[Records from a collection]
┌──

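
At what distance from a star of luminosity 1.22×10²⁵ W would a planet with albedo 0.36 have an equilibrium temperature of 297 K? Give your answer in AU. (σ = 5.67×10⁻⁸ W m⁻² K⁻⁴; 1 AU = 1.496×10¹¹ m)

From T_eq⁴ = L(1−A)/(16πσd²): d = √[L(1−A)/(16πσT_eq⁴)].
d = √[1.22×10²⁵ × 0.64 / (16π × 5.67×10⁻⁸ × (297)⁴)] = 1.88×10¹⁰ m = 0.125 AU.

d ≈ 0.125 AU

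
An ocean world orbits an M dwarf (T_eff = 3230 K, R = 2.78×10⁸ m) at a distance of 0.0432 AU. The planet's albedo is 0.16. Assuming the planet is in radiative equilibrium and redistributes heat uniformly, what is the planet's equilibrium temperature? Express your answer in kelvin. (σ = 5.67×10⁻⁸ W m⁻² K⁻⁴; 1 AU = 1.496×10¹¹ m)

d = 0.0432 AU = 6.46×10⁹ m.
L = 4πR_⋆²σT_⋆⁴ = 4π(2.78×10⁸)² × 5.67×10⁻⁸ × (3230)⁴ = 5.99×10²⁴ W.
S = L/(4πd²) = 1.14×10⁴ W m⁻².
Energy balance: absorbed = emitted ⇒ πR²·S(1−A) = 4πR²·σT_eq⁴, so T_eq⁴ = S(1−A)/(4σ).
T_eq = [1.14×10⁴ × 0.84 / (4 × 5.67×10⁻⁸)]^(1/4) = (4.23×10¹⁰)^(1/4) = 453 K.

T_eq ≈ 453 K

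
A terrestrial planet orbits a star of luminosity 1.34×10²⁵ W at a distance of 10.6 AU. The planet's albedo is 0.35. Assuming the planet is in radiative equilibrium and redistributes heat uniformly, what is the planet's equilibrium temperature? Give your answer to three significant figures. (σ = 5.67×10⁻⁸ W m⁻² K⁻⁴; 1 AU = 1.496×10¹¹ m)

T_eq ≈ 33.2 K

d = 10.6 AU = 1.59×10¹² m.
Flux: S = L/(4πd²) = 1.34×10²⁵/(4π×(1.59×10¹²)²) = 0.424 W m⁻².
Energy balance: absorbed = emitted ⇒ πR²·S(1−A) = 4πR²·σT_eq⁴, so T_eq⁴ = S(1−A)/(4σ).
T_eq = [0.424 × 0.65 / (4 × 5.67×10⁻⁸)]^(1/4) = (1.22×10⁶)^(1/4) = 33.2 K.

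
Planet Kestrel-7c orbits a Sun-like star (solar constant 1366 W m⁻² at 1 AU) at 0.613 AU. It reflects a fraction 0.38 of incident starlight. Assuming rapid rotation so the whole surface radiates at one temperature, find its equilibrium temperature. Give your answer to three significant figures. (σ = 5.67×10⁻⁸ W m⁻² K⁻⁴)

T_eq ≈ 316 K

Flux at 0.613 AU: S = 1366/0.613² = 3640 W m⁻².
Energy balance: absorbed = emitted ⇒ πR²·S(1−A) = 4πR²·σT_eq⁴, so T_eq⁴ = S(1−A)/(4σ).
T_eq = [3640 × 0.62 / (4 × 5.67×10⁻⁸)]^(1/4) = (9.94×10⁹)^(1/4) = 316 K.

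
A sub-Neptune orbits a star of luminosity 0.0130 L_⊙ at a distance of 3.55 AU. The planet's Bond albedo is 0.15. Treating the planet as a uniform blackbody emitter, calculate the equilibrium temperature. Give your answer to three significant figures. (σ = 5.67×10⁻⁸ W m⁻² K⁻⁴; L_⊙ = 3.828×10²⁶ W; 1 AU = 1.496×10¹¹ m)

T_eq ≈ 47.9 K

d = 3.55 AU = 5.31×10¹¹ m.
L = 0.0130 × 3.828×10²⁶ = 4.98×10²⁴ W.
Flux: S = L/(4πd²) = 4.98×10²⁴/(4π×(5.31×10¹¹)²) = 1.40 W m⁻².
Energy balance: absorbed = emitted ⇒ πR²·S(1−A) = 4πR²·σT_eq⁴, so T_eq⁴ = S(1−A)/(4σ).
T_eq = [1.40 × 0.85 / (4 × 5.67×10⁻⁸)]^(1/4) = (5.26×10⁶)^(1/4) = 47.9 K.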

└──

▶ [TASK OBJECTIVE]:
Copy the data above in its entirety, exactly as given.

▶ [REPLY]:
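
At what distance from a star of luminosity 1.22×10²⁵ W would a planet with albedo 0.36 have an equilibrium temperature of 297 K? Give your answer in AU. (σ = 5.67×10⁻⁸ W m⁻² K⁻⁴; 1 AU = 1.496×10¹¹ m)

From T_eq⁴ = L(1−A)/(16πσd²): d = √[L(1−A)/(16πσT_eq⁴)].
d = √[1.22×10²⁵ × 0.64 / (16π × 5.67×10⁻⁸ × (297)⁴)] = 1.88×10¹⁰ m = 0.125 AU.

d ≈ 0.125 AU

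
An ocean world orbits an M dwarf (T_eff = 3230 K, R = 2.78×10⁸ m) at a distance of 0.0432 AU. The planet's albedo is 0.16. Assuming the planet is in radiative equilibrium and redistributes heat uniformly, what is the planet's equilibrium temperature? Express your answer in kelvin. (σ = 5.67×10⁻⁸ W m⁻² K⁻⁴; 1 AU = 1.496×10¹¹ m)

d = 0.0432 AU = 6.46×10⁹ m.
L = 4πR_⋆²σT_⋆⁴ = 4π(2.78×10⁸)² × 5.67×10⁻⁸ × (3230)⁴ = 5.99×10²⁴ W.
S = L/(4πd²) = 1.14×10⁴ W m⁻².
Energy balance: absorbed = emitted ⇒ πR²·S(1−A) = 4πR²·σT_eq⁴, so T_eq⁴ = S(1−A)/(4σ).
T_eq = [1.14×10⁴ × 0.84 / (4 × 5.67×10⁻⁸)]^(1/4) = (4.23×10¹⁰)^(1/4) = 453 K.

T_eq ≈ 453 K

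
A terrestrial planet orbits a star of luminosity 1.34×10²⁵ W at a distance of 10.6 AU. The planet's albedo is 0.35. Assuming the planet is in radiative equilibrium and redistributes heat uniformly, what is the planet's equilibrium temperature? Give your answer to three significant figures. (σ = 5.67×10⁻⁸ W m⁻² K⁻⁴; 1 AU = 1.496×10¹¹ m)

T_eq ≈ 33.2 K

d = 10.6 AU = 1.59×10¹² m.
Flux: S = L/(4πd²) = 1.34×10²⁵/(4π×(1.59×10¹²)²) = 0.424 W m⁻².
Energy balance: absorbed = emitted ⇒ πR²·S(1−A) = 4πR²·σT_eq⁴, so T_eq⁴ = S(1−A)/(4σ).
T_eq = [0.424 × 0.65 / (4 × 5.67×10⁻⁸)]^(1/4) = (1.22×10⁶)^(1/4) = 33.2 K.

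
Planet Kestrel-7c orbits a Sun-like star (solar constant 1366 W m⁻² at 1 AU) at 0.613 AU. It reflects a fraction 0.38 of incident starlight. Assuming rapid rotation so the whole surface radiates at one temperature, find its equilibrium temperature. Give your answer to three significant figures. (σ = 5.67×10⁻⁸ W m⁻² K⁻⁴)

T_eq ≈ 316 K

Flux at 0.613 AU: S = 1366/0.613² = 3640 W m⁻².
Energy balance: absorbed = emitted ⇒ πR²·S(1−A) = 4πR²·σT_eq⁴, so T_eq⁴ = S(1−A)/(4σ).
T_eq = [3640 × 0.62 / (4 × 5.67×10⁻⁸)]^(1/4) = (9.94×10⁹)^(1/4) = 316 K.

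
A sub-Neptune orbits a star of luminosity 0.0130 L_⊙ at a distance of 3.55 AU. The planet's Bond albedo is 0.15. Treating the planet as a uniform blackbody emitter, calculate the equilibrium temperature. Give your answer to three significant figures. (σ = 5.67×10⁻⁸ W m⁻² K⁻⁴; L_⊙ = 3.828×10²⁶ W; 1 AU = 1.496×10¹¹ m)

T_eq ≈ 47.9 K

d = 3.55 AU = 5.31×10¹¹ m.
L = 0.0130 × 3.828×10²⁶ = 4.98×10²⁴ W.
Flux: S = L/(4πd²) = 4.98×10²⁴/(4π×(5.31×10¹¹)²) = 1.40 W m⁻².
Energy balance: absorbed = emitted ⇒ πR²·S(1−A) = 4πR²·σT_eq⁴, so T_eq⁴ = S(1−A)/(4σ).
T_eq = [1.40 × 0.85 / (4 × 5.67×10⁻⁸)]^(1/4) = (5.26×10⁶)^(1/4) = 47.9 K.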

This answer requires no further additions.